Aim of the exercise – Find every line in the records below that holds the word "there", and copy each one.

Dataset excerpts –
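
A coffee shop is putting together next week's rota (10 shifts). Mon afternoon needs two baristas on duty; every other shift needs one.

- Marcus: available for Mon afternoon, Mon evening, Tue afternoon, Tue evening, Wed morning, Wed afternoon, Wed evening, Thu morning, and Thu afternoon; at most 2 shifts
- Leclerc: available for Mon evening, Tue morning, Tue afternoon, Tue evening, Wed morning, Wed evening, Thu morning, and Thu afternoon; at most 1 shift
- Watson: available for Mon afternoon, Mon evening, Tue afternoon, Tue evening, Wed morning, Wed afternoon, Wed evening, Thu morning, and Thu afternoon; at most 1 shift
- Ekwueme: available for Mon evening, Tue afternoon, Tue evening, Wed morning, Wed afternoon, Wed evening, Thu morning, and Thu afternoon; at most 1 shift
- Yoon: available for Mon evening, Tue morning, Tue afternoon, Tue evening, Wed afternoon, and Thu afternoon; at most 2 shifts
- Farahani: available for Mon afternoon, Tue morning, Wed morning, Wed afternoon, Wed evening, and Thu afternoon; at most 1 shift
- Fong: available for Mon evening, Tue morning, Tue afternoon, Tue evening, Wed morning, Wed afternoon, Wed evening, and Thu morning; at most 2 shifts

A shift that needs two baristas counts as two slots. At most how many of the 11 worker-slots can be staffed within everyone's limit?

10

Total capacity across all baristas is 2+1+1+1+2+1+2 = 10, and 11 slots are needed, so at most 10 can be filled.
An assignment achieving 10: Mon afternoon→Marcus+Watson, Mon evening→Ekwueme, Tue morning→Leclerc, Tue afternoon→Yoon, Tue evening→Yoon, Wed morning→Farahani, Wed afternoon→Fong, Wed evening→Fong, Thu morning→Marcus.
Loads: Marcus 2/2, Leclerc 1/1, Watson 1/1, Ekwueme 1/1, Yoon 2/2, Farahani 1/1, Fong 2/2.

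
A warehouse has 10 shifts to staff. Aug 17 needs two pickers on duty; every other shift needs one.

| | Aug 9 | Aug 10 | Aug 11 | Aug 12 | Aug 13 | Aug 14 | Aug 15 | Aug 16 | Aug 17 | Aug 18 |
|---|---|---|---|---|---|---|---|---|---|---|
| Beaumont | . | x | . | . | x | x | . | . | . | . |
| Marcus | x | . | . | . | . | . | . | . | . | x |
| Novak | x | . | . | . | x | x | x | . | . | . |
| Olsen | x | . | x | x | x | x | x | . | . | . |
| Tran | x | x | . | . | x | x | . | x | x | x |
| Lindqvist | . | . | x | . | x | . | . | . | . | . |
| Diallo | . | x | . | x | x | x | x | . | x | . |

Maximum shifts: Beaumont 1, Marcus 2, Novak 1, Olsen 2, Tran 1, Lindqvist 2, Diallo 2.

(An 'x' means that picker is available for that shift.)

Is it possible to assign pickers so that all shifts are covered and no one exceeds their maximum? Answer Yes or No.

Total capacity is 11 and 11 slots are needed, so capacity alone doesn't rule it out.
Shifts {Aug 16, Aug 17} need 3 worker-slots in total, but the pickers available for any of those shifts (Tran and Diallo) can supply at most 2 among them. So no valid schedule exists.

No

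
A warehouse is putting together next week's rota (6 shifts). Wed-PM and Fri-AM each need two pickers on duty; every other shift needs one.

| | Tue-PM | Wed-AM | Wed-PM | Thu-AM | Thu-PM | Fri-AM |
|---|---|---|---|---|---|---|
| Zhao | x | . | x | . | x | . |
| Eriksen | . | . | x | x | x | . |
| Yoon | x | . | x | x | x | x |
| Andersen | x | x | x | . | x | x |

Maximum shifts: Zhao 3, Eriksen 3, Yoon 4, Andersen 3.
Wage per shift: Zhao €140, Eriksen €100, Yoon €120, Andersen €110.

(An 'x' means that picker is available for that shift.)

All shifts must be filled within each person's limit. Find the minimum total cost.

€870

Wed-AM can only be covered by Andersen, so that assignment is forced.
Fri-AM can only be covered by Yoon and Andersen, so that assignment is forced.
Picking the cheapest available picker for each shift independently would cost €860, but that ignores the shift limits.
An optimal schedule: Tue-PM→Andersen, Wed-AM→Andersen, Wed-PM→Eriksen+Yoon, Thu-AM→Eriksen, Thu-PM→Eriksen, Fri-AM→Andersen+Yoon.
Total: 110 + 110 + 100 + 120 + 100 + 100 + 110 + 120 = €870.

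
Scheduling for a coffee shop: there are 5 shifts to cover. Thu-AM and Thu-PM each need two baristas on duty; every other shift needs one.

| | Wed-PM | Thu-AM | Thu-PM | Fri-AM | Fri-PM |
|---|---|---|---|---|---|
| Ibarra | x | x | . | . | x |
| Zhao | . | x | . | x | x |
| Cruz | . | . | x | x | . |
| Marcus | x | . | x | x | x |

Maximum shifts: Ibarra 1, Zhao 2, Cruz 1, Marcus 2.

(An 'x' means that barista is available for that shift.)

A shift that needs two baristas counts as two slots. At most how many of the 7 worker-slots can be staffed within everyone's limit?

Total capacity across all baristas is 1+2+1+2 = 6, and 7 slots are needed, so at most 6 can be filled.
An assignment achieving 6: Wed-PM→Ibarra, Thu-AM→Zhao, Thu-PM→Cruz+Marcus, Fri-AM→Zhao, Fri-PM→Marcus.
Loads: Ibarra 1/1, Zhao 2/2, Cruz 1/1, Marcus 2/2.

6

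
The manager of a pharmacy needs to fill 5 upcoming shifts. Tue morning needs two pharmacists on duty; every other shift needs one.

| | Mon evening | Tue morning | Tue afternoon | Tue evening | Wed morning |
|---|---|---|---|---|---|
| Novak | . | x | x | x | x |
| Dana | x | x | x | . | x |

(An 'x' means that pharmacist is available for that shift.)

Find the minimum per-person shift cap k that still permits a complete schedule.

3

With 2 pharmacists and 6 worker-slots to fill, someone must work at least ⌈6/2⌉ = 3 shifts, so k ≥ 3.
k = 3 works: Mon evening→Dana, Tue morning→Novak+Dana, Tue afternoon→Novak, Tue evening→Novak, Wed morning→Dana.
Loads: Novak 3, Dana 3 — all ≤ 3.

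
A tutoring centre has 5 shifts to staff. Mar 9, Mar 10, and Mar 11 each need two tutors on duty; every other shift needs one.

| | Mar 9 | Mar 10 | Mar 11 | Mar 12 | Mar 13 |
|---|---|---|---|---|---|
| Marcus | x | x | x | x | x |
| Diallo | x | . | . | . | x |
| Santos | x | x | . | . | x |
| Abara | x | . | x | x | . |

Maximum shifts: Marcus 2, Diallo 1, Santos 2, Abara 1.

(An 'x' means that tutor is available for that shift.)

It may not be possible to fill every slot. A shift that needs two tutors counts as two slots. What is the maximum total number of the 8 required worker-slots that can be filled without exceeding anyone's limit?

6

Total capacity across all tutors is 2+1+2+1 = 6, and 8 slots are needed, so at most 6 can be filled.
An assignment achieving 6: Mar 9→Santos, Mar 10→Marcus+Santos, Mar 11→Marcus+Abara, Mar 13→Diallo.
Loads: Marcus 2/2, Diallo 1/1, Santos 2/2, Abara 1/1.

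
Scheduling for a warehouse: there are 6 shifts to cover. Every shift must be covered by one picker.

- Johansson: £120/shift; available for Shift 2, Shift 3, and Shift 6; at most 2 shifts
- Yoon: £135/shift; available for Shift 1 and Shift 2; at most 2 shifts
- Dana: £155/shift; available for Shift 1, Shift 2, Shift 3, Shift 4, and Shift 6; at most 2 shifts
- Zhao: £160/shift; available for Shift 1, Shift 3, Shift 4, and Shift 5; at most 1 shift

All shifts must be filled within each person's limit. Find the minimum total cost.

£825

Shift 5 can only be covered by Zhao, so that assignment is forced.
Picking the cheapest available picker for each shift independently would cost £810, but that ignores the shift limits.
An optimal schedule: Shift 1→Yoon, Shift 2→Yoon, Shift 3→Johansson, Shift 4→Dana, Shift 5→Zhao, Shift 6→Johansson.
Total: 135 + 135 + 120 + 155 + 160 + 120 = £825.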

Exercise output –
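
Scheduling for a coffee shop: there are 5 shifts to cover. Thu-AM and Thu-PM each need two baristas on duty; every other shift needs one.
Scheduling for a warehouse: there are 6 shifts to cover. Every shift must be covered by one picker.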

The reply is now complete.